- _YOUR GOAL_
Only lines that contain the string "markets" should be returned from the material below.

- _SOURCE INFORMATION_
▬▬▬

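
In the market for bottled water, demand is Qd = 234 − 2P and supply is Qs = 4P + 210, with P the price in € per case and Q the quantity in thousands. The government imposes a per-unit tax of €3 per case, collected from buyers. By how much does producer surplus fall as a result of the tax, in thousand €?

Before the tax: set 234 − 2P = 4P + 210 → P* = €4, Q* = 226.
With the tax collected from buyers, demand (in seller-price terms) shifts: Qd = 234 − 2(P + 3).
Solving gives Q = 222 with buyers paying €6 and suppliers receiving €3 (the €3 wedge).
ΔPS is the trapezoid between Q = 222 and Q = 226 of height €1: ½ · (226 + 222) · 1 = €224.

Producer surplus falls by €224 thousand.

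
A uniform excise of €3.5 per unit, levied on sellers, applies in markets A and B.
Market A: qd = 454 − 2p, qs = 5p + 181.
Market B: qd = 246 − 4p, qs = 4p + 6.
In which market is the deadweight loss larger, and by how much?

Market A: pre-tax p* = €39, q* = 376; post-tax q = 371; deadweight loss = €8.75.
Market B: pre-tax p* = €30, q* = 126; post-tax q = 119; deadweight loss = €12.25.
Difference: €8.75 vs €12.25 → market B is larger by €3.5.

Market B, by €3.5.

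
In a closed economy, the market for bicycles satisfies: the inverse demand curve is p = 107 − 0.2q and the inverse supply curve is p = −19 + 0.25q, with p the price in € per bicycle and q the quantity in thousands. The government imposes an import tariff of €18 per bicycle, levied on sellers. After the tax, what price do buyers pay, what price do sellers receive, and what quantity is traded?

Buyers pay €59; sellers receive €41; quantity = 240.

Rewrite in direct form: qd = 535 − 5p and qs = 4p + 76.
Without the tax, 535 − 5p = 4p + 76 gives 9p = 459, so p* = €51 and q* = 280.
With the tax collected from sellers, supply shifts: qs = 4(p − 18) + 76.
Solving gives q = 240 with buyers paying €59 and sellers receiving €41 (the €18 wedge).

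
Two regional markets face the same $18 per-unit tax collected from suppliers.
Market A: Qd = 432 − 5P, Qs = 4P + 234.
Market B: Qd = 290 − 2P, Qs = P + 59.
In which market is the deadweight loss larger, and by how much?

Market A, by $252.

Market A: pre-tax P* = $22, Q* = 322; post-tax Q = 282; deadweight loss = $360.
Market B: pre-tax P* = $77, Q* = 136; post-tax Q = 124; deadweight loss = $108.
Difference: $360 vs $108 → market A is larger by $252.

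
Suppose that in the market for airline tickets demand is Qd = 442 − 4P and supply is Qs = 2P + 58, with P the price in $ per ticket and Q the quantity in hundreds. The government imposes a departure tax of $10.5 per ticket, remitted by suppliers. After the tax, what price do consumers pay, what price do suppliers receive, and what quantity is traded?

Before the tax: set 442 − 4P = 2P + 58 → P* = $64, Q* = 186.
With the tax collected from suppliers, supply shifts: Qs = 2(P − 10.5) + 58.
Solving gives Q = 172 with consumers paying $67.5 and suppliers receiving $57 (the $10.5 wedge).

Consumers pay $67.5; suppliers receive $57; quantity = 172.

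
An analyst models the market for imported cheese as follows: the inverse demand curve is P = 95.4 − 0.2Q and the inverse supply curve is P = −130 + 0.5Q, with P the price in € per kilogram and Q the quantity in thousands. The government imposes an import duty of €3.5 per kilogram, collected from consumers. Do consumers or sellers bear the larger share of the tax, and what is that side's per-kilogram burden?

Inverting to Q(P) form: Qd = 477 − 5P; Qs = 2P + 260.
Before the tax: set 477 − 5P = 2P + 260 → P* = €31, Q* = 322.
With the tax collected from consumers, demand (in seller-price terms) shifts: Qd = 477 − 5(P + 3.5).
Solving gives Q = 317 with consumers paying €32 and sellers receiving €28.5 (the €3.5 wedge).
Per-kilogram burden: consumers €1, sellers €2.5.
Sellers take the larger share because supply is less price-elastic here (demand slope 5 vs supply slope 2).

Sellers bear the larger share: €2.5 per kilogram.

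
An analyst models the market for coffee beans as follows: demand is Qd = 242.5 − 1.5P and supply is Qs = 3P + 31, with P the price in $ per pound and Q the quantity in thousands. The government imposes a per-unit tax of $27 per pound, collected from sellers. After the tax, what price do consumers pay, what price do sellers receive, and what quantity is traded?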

▬▬▬

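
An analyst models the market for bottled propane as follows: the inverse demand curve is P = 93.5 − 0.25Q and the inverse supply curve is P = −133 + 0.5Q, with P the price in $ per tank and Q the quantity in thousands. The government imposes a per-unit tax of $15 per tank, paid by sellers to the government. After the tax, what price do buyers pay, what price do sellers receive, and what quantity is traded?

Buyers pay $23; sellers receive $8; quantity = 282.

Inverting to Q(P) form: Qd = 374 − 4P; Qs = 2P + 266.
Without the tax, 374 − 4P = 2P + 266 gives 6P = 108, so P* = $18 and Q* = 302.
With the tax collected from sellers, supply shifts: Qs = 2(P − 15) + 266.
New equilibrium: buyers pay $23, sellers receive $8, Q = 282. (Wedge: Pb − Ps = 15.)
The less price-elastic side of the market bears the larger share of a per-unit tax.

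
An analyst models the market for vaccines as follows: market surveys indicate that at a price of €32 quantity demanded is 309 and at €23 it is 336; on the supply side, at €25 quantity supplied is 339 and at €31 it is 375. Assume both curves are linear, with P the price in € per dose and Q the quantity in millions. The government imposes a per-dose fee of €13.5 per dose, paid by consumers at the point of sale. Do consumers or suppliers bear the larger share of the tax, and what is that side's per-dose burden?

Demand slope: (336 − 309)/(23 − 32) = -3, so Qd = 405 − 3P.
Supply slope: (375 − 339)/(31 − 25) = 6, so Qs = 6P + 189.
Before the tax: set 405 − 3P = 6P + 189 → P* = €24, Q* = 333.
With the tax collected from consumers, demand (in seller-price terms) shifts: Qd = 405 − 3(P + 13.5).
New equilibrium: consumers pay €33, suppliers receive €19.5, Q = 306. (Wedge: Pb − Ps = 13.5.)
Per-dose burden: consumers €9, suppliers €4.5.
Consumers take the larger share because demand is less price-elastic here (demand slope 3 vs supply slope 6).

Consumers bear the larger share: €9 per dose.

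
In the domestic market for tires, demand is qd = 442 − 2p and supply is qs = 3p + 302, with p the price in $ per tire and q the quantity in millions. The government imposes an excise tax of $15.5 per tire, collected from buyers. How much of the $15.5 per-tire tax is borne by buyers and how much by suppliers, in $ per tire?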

▬▬▬

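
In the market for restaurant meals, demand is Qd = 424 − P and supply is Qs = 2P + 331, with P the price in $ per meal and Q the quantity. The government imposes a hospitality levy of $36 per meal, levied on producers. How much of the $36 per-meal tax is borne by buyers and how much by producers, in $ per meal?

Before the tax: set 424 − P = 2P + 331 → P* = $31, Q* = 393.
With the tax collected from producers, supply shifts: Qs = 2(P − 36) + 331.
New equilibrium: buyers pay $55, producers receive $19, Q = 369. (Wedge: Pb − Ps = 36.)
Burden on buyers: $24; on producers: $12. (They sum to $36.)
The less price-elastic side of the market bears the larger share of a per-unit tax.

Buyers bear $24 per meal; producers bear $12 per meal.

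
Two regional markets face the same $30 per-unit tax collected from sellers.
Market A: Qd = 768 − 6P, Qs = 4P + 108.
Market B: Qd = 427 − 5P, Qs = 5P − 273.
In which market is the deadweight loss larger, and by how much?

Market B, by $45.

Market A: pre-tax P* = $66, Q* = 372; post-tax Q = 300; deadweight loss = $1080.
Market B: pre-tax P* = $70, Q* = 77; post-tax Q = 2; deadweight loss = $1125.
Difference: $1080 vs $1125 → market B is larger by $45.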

▬▬▬

- _RESPONSE_
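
A uniform excise of €3.5 per unit, levied on sellers, applies in markets A and B.
Two regional markets face the same $18 per-unit tax collected from suppliers.
Two regional markets face the same $30 per-unit tax collected from sellers.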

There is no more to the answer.